→ **Action item**: Begin with the first line of the entries below and reproduce each line exactly, ending with the line that holds "11. admit patient with severity 99".

→ **Input data**:

Segment Open

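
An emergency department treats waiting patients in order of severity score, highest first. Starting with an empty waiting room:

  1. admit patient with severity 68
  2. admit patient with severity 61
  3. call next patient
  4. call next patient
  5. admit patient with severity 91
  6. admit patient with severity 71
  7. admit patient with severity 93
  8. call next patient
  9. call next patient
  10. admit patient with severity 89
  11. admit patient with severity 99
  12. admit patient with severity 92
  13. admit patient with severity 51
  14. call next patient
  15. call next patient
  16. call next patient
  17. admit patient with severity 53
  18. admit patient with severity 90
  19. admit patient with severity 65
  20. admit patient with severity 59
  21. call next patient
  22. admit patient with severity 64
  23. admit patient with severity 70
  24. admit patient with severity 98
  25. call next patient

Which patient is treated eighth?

90

insert 68 → {68}
insert 61 → {68, 61}
call next patient → 68; now {61}
call next patient → 61; now {}
insert 91 → {91}
insert 71 → {91, 71}
insert 93 → {93, 91, 71}
call next patient → 93; now {91, 71}
call next patient → 91; now {71}
insert 89 → {89, 71}
insert 99 → {99, 89, 71}
insert 92 → {99, 92, 89, 71}
insert 51 → {99, 92, 89, 71, 51}
call next patient → 99; now {92, 89, 71, 51}
call next patient → 92; now {89, 71, 51}
call next patient → 89; now {71, 51}
insert 53 → {71, 53, 51}
insert 90 → {90, 71, 53, 51}
insert 65 → {90, 71, 65, 53, 51}
insert 59 → {90, 71, 65, 59, 53, 51}
call next patient → 90; now {71, 65, 59, 53, 51}
insert 64 → {71, 65, 64, 59, 53, 51}
insert 70 → {71, 70, 65, 64, 59, 53, 51}
insert 98 → {98, 71, 70, 65, 64, 59, 53, 51}
call next patient → 98; now {71, 70, 65, 64, 59, 53, 51}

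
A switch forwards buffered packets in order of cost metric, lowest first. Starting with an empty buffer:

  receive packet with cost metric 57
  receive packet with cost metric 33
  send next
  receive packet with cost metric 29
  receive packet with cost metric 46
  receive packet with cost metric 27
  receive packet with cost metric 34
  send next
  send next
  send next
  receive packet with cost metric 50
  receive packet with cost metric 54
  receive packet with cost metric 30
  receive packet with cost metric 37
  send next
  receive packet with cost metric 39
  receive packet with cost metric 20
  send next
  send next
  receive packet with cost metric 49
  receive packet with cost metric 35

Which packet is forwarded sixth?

20

insert 57 → {57}
insert 33 → {33, 57}
send next → 33; now {57}
insert 29 → {29, 57}
insert 46 → {29, 46, 57}
insert 27 → {27, 29, 46, 57}
insert 34 → {27, 29, 34, 46, 57}
send next → 27; now {29, 34, 46, 57}
send next → 29; now {34, 46, 57}
send next → 34; now {46, 57}
insert 50 → {46, 50, 57}
insert 54 → {46, 50, 54, 57}
insert 30 → {30, 46, 50, 54, 57}
insert 37 → {30, 37, 46, 50, 54, 57}
send next → 30; now {37, 46, 50, 54, 57}
insert 39 → {37, 39, 46, 50, 54, 57}
insert 20 → {20, 37, 39, 46, 50, 54, 57}
send next → 20; now {37, 39, 46, 50, 54, 57}
send next → 37; now {39, 46, 50, 54, 57}
insert 49 → {39, 46, 49, 50, 54, 57}
insert 35 → {35, 39, 46, 49, 50, 54, 57}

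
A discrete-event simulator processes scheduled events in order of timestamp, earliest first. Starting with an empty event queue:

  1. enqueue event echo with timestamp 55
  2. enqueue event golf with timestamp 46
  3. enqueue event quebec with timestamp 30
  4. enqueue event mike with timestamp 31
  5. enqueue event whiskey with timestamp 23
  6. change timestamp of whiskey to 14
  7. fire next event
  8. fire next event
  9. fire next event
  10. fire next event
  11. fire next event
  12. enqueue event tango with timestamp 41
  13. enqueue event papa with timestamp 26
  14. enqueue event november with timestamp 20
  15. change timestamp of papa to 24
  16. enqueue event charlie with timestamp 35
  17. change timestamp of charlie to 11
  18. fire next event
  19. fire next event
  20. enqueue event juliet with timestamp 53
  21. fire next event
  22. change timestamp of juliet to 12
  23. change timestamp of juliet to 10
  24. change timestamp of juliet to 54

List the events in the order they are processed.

whiskey → quebec → mike → golf → echo → charlie → november → papa

add echo (timestamp 55) → {echo:55}
add golf (timestamp 46) → {golf:46, echo:55}
add quebec (timestamp 30) → {quebec:30, golf:46, echo:55}
add mike (timestamp 31) → {quebec:30, mike:31, golf:46, echo:55}
add whiskey (timestamp 23) → {whiskey:23, quebec:30, mike:31, golf:46, echo:55}
update whiskey to timestamp 14 → {whiskey:14, quebec:30, mike:31, golf:46, echo:55}
fire next event → whiskey; now {quebec:30, mike:31, golf:46, echo:55}
fire next event → quebec; now {mike:31, golf:46, echo:55}
fire next event → mike; now {golf:46, echo:55}
fire next event → golf; now {echo:55}
fire next event → echo; now {}
add tango (timestamp 41) → {tango:41}
add papa (timestamp 26) → {papa:26, tango:41}
add november (timestamp 20) → {november:20, papa:26, tango:41}
update papa to timestamp 24 → {november:20, papa:24, tango:41}
add charlie (timestamp 35) → {november:20, papa:24, charlie:35, tango:41}
update charlie to timestamp 11 → {charlie:11, november:20, papa:24, tango:41}
fire next event → charlie; now {november:20, papa:24, tango:41}
fire next event → november; now {papa:24, tango:41}
add juliet (timestamp 53) → {papa:24, tango:41, juliet:53}
fire next event → papa; now {tango:41, juliet:53}
update juliet to timestamp 12 → {juliet:12, tango:41}
update juliet to timestamp 10 → {juliet:10, tango:41}
update juliet to timestamp 54 → {tango:41, juliet:54}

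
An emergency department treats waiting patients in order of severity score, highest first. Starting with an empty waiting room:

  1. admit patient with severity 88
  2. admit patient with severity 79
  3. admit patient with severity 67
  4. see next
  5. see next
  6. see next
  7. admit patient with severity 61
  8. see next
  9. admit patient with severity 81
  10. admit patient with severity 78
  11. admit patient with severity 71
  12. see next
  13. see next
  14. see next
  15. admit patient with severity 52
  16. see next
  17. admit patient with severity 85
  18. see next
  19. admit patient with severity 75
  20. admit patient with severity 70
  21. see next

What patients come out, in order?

insert 88 → {88}
insert 79 → {88, 79}
insert 67 → {88, 79, 67}
see next → 88; now {79, 67}
see next → 79; now {67}
see next → 67; now {}
insert 61 → {61}
see next → 61; now {}
insert 81 → {81}
insert 78 → {81, 78}
insert 71 → {81, 78, 71}
see next → 81; now {78, 71}
see next → 78; now {71}
see next → 71; now {}
insert 52 → {52}
see next → 52; now {}
insert 85 → {85}
see next → 85; now {}
insert 75 → {75}
insert 70 → {75, 70}
see next → 75; now {70}

88, 79, 67, 61, 81, 78, 71, 52, 85, 75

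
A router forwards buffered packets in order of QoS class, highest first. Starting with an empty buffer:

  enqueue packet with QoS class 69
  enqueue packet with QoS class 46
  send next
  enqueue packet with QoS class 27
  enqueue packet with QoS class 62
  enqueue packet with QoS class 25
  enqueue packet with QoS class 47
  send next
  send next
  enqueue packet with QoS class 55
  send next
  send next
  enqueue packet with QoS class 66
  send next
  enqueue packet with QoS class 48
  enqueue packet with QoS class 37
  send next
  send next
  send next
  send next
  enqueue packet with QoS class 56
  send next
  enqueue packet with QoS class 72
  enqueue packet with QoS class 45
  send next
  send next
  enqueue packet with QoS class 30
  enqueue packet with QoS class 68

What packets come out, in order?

[69, 62, 47, 55, 46, 66, 48, 37, 27, 25, 56, 72, 45]

insert 69 → {69}
insert 46 → {69, 46}
send next → 69; now {46}
insert 27 → {46, 27}
insert 62 → {62, 46, 27}
insert 25 → {62, 46, 27, 25}
insert 47 → {62, 47, 46, 27, 25}
send next → 62; now {47, 46, 27, 25}
send next → 47; now {46, 27, 25}
insert 55 → {55, 46, 27, 25}
send next → 55; now {46, 27, 25}
send next → 46; now {27, 25}
insert 66 → {66, 27, 25}
send next → 66; now {27, 25}
insert 48 → {48, 27, 25}
insert 37 → {48, 37, 27, 25}
send next → 48; now {37, 27, 25}
send next → 37; now {27, 25}
send next → 27; now {25}
send next → 25; now {}
insert 56 → {56}
send next → 56; now {}
insert 72 → {72}
insert 45 → {72, 45}
send next → 72; now {45}
send next → 45; now {}
insert 30 → {30}
insert 68 → {68, 30}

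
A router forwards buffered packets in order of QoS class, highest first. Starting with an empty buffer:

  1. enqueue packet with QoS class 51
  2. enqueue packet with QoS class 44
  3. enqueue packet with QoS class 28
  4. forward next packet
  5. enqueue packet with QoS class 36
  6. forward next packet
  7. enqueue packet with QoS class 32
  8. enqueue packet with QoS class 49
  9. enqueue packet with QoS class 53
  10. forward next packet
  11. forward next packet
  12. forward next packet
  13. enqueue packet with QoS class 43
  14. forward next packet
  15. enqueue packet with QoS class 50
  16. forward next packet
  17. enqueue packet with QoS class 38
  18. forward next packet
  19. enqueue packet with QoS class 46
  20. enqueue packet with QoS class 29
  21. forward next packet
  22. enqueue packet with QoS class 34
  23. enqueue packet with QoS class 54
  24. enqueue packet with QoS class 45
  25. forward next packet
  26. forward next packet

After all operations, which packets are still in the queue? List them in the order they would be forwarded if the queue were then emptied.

insert 51 → {51}
insert 44 → {51, 44}
insert 28 → {51, 44, 28}
forward next packet → 51; now {44, 28}
insert 36 → {44, 36, 28}
forward next packet → 44; now {36, 28}
insert 32 → {36, 32, 28}
insert 49 → {49, 36, 32, 28}
insert 53 → {53, 49, 36, 32, 28}
forward next packet → 53; now {49, 36, 32, 28}
forward next packet → 49; now {36, 32, 28}
forward next packet → 36; now {32, 28}
insert 43 → {43, 32, 28}
forward next packet → 43; now {32, 28}
insert 50 → {50, 32, 28}
forward next packet → 50; now {32, 28}
insert 38 → {38, 32, 28}
forward next packet → 38; now {32, 28}
insert 46 → {46, 32, 28}
insert 29 → {46, 32, 29, 28}
forward next packet → 46; now {32, 29, 28}
insert 34 → {34, 32, 29, 28}
insert 54 → {54, 34, 32, 29, 28}
insert 45 → {54, 45, 34, 32, 29, 28}
forward next packet → 54; now {45, 34, 32, 29, 28}
forward next packet → 45; now {34, 32, 29, 28}

[34, 32, 29, 28]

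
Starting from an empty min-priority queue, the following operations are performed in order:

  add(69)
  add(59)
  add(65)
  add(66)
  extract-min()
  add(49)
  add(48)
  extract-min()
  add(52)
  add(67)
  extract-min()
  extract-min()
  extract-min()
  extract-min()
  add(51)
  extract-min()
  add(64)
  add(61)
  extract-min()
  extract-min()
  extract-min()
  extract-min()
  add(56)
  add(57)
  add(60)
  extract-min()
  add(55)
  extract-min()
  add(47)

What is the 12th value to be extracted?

56

insert 69 → {69}
insert 59 → {59, 69}
insert 65 → {59, 65, 69}
insert 66 → {59, 65, 66, 69}
extract-min → 59; now {65, 66, 69}
insert 49 → {49, 65, 66, 69}
insert 48 → {48, 49, 65, 66, 69}
extract-min → 48; now {49, 65, 66, 69}
insert 52 → {49, 52, 65, 66, 69}
insert 67 → {49, 52, 65, 66, 67, 69}
extract-min → 49; now {52, 65, 66, 67, 69}
extract-min → 52; now {65, 66, 67, 69}
extract-min → 65; now {66, 67, 69}
extract-min → 66; now {67, 69}
insert 51 → {51, 67, 69}
extract-min → 51; now {67, 69}
insert 64 → {64, 67, 69}
insert 61 → {61, 64, 67, 69}
extract-min → 61; now {64, 67, 69}
extract-min → 64; now {67, 69}
extract-min → 67; now {69}
extract-min → 69; now {}
insert 56 → {56}
insert 57 → {56, 57}
insert 60 → {56, 57, 60}
extract-min → 56; now {57, 60}
insert 55 → {55, 57, 60}
extract-min → 55; now {57, 60}
insert 47 → {47, 57, 60}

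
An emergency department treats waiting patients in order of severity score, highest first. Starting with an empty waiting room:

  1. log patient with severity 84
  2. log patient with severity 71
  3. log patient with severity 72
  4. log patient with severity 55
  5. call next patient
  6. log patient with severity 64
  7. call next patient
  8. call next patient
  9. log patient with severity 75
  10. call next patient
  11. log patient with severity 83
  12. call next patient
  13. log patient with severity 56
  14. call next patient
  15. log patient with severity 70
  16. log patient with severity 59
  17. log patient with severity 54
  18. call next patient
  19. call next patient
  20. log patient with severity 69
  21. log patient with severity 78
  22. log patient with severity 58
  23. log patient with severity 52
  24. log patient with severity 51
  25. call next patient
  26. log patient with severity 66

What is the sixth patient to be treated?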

Segment Closed

→ **Reply**:
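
An emergency department treats waiting patients in order of severity score, highest first. Starting with an empty waiting room:

  1. admit patient with severity 68
  2. admit patient with severity 61
  3. call next patient
  4. call next patient
  5. admit patient with severity 91
  6. admit patient with severity 71
  7. admit patient with severity 93
  8. call next patient
  9. call next patient
  10. admit patient with severity 89
  11. admit patient with severity 99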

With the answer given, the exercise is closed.